═══ DATA FOR THE TASK ═══

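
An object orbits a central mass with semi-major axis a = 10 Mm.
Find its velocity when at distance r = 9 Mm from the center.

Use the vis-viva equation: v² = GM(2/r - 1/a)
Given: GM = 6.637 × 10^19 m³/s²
a = 10 Mm = 1 × 10^7 m
r = 9 Mm = 9 × 10^6 m
GM = 6.637 × 10^19 m³/s²
2/r − 1/a = 2.22222 × 10^-7 − 1 × 10^-7 = 1.22222 × 10^-7 m⁻¹
v² = GM (2/r − 1/a) = 8.11189 × 10^12 m²/s²
v = 2.84814 × 10^6 m/s ≈ 2848 km/s

Final answer: 2848 km/s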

═══

**EXERCISE INSTRUCTIONS**
Each record must be returned in full and exactly.

**TASK ANSWER**
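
An object orbits a central mass with semi-major axis a = 10 Mm.
Find its velocity when at distance r = 9 Mm from the center.

Use the vis-viva equation: v² = GM(2/r - 1/a)
Given: GM = 6.637 × 10^19 m³/s²
a = 10 Mm = 1 × 10^7 m
r = 9 Mm = 9 × 10^6 m
GM = 6.637 × 10^19 m³/s²
2/r − 1/a = 2.22222 × 10^-7 − 1 × 10^-7 = 1.22222 × 10^-7 m⁻¹
v² = GM (2/r − 1/a) = 8.11189 × 10^12 m²/s²
v = 2.84814 × 10^6 m/s ≈ 2848 km/s

Final answer: 2848 km/s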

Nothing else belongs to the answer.